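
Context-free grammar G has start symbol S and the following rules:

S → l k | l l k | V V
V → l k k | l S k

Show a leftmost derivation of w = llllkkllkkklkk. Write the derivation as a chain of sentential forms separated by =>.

S=>VV=>lSkV=>lVVkV=>llSkVkV=>llllkkVkV=>llllkklSkkV=>llllkkllkkkV=>llllkkllkkklkk

S => VV   [S → V V]
VV => lSkV   [V → l S k]
lSkV => lVVkV   [S → V V]
lVVkV => llSkVkV   [V → l S k]
llSkVkV => llllkkVkV   [S → l l k]
llllkkVkV => llllkklSkkV   [V → l S k]
llllkklSkkV => llllkkllkkkV   [S → l k]
llllkkllkkkV => llllkkllkkklkk   [V → l k k]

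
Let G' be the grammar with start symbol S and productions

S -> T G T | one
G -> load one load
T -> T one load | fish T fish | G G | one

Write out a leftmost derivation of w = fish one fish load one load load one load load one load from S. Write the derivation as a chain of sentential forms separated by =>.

S => T G T   [S -> T G T]
T G T => fish T fish G T   [T -> fish T fish]
fish T fish G T => fish one fish G T   [T -> one]
fish one fish G T => fish one fish load one load T   [G -> load one load]
fish one fish load one load T => fish one fish load one load G G   [T -> G G]
fish one fish load one load G G => fish one fish load one load load one load G   [G -> load one load]
fish one fish load one load load one load G => fish one fish load one load load one load load one load   [G -> load one load]

S => T G T => fish T fish G T => fish one fish G T => fish one fish load one load T => fish one fish load one load G G => fish one fish load one load load one load G => fish one fish load one load load one load load one load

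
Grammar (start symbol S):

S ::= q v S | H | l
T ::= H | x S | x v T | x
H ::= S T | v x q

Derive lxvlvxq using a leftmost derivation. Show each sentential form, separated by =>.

S=>H=>ST=>lT=>lxvT=>lxvH=>lxvST=>lxvlT=>lxvlH=>lxvlvxq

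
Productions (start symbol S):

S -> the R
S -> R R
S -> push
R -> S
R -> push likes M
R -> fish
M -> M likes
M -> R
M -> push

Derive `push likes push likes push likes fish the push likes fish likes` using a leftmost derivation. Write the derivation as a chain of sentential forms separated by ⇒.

S ⇒ R R ⇒ push likes M R ⇒ push likes R R ⇒ push likes push likes M R ⇒ push likes push likes R R ⇒ push likes push likes push likes M R ⇒ push likes push likes push likes R R ⇒ push likes push likes push likes fish R ⇒ push likes push likes push likes fish S ⇒ push likes push likes push likes fish the R ⇒ push likes push likes push likes fish the push likes M ⇒ push likes push likes push likes fish the push likes M likes ⇒ push likes push likes push likes fish the push likes R likes ⇒ push likes push likes push likes fish the push likes fish likes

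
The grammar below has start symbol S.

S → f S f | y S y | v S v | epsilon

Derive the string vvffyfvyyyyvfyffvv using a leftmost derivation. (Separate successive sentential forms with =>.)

S => vSv => vvSvv => vvfSfvv => vvffSffvv => vvffySyffvv => vvffyfSfyffvv => vvffyfvSvfyffvv => vvffyfvySyvfyffvv => vvffyfvyySyyvfyffvv => vvffyfvyyyyvfyffvv

S => vSv   [S → v S v]
vSv => vvSvv   [S → v S v]
vvSvv => vvfSfvv   [S → f S f]
vvfSfvv => vvffSffvv   [S → f S f]
vvffSffvv => vvffySyffvv   [S → y S y]
vvffySyffvv => vvffyfSfyffvv   [S → f S f]
vvffyfSfyffvv => vvffyfvSvfyffvv   [S → v S v]
vvffyfvSvfyffvv => vvffyfvySyvfyffvv   [S → y S y]
vvffyfvySyvfyffvv => vvffyfvyySyyvfyffvv   [S → y S y]
vvffyfvyySyyvfyffvv => vvffyfvyyyyvfyffvv   [S → epsilon]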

■ **WHAT YOU SHOULD DO**: Throughout the material above, report each line holding the word "symbol".

■ **ANSWER BOX**:
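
Context-free grammar G has start symbol S and the following rules:
Let G' be the grammar with start symbol S and productions
Grammar (start symbol S):
Productions (start symbol S):
The grammar below has start symbol S.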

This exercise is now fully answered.